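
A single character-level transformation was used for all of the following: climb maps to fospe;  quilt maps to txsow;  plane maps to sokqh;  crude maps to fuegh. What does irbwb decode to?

forty

It's a Vigenère-style cipher with numeric key [3,3,10]: position i shifts by key[i mod 3].
Reversing it on irbwb: i−3=f, r−3=o, b−10=r, w−3=t, b−3=y.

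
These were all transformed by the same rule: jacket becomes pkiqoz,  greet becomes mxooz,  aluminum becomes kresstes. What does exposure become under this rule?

The shift depends on letter class: consonant j→p is +6, but vowel a→k is +10. Vowels shift forward by 10 and consonants shift forward by 6.
For exposure: e(vowel)+10=o, x(cons)+6=d, p(cons)+6=v, o(vowel)+10=y, s(cons)+6=y, u(vowel)+10=e, r(cons)+6=x, e(vowel)+10=o.

odvyyexo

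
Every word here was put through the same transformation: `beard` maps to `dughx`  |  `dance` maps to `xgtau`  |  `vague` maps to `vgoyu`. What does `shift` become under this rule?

b(1)→d(3) and e(4)→u(20) fit y≡23x+6 (mod 26); the inverse of 23 mod 26 is 17. Treating letters as 0–25, the rule is x ↦ 23x + 6 (mod 26).
On shift: s(18)→23·18+6≡4=e; h(7)→23·7+6≡11=l; i(8)→23·8+6≡8=i; f(5)→23·5+6≡17=r; t(19)→23·19+6≡1=b (all mod 26).

elirb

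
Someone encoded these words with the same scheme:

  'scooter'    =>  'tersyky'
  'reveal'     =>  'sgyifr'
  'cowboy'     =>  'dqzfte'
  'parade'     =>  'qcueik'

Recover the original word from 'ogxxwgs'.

neutral

In scooter: s→t is +1, c→e is +2, o→r is +3, o→s is +4 — the shift increases by 1 each position. The shift increases by 1 at each position, starting from +1: 1, 2, 3, ….
Undoing it on ogxxwgs: o−1=n, g−2=e, x−3=u, x−4=t, w−5=r, g−6=a, s−7=l.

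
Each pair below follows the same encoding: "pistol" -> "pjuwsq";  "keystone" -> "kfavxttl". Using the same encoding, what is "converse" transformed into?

In pistol: p→p is +0, i→j is +1, s→u is +2, t→w is +3 — the shift increases by 1 each position. Letter i (0-indexed) is shifted by i+0, so successive shifts are 0, 1, 2, ….
On converse: c+0=c, o+1=p, n+2=p, v+3=y, e+4=i, r+5=w, s+6=y, e+7=l.

cppyiwyl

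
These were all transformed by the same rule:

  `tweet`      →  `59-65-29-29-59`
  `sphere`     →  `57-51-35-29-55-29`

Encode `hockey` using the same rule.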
+--
* [WHAT TO DO]: You are asked to transcribe the complete data exactly.

* [EXPECTED ANSWER]:
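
A single character-level transformation was used for all of the following: climb maps to fospe;  quilt maps to txsow;  plane maps to sokqh;  crude maps to fuegh. What does irbwb decode to?

forty

It's a Vigenère-style cipher with numeric key [3,3,10]: position i shifts by key[i mod 3].
Reversing it on irbwb: i−3=f, r−3=o, b−10=r, w−3=t, b−3=y.

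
These were all transformed by the same rule: jacket becomes pkiqoz,  greet becomes mxooz,  aluminum becomes kresstes. What does exposure become under this rule?

The shift depends on letter class: consonant j→p is +6, but vowel a→k is +10. Vowels shift forward by 10 and consonants shift forward by 6.
For exposure: e(vowel)+10=o, x(cons)+6=d, p(cons)+6=v, o(vowel)+10=y, s(cons)+6=y, u(vowel)+10=e, r(cons)+6=x, e(vowel)+10=o.

odvyyexo

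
Every word here was put through the same transformation: `beard` maps to `dughx`  |  `dance` maps to `xgtau`  |  `vague` maps to `vgoyu`. What does `shift` become under this rule?

b(1)→d(3) and e(4)→u(20) fit y≡23x+6 (mod 26); the inverse of 23 mod 26 is 17. Treating letters as 0–25, the rule is x ↦ 23x + 6 (mod 26).
On shift: s(18)→23·18+6≡4=e; h(7)→23·7+6≡11=l; i(8)→23·8+6≡8=i; f(5)→23·5+6≡17=r; t(19)→23·19+6≡1=b (all mod 26).

elirb

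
Someone encoded these words with the same scheme:

  'scooter'    =>  'tersyky'
  'reveal'     =>  'sgyifr'
  'cowboy'     =>  'dqzfte'
  'parade'     =>  'qcueik'

Recover the original word from 'ogxxwgs'.

neutral

In scooter: s→t is +1, c→e is +2, o→r is +3, o→s is +4 — the shift increases by 1 each position. The shift increases by 1 at each position, starting from +1: 1, 2, 3, ….
Undoing it on ogxxwgs: o−1=n, g−2=e, x−3=u, x−4=t, w−5=r, g−6=a, s−7=l.

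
Each pair below follows the same encoding: "pistol" -> "pjuwsq";  "keystone" -> "kfavxttl". Using the same encoding, what is "converse" transformed into?

In pistol: p→p is +0, i→j is +1, s→u is +2, t→w is +3 — the shift increases by 1 each position. Letter i (0-indexed) is shifted by i+0, so successive shifts are 0, 1, 2, ….
On converse: c+0=c, o+1=p, n+2=p, v+3=y, e+4=i, r+5=w, s+6=y, e+7=l.

cppyiwyl

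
These were all transformed by the same rule:

  `tweet`      →  `59-65-29-29-59`
  `sphere`     →  `57-51-35-29-55-29`

Encode `hockey` using the same rule.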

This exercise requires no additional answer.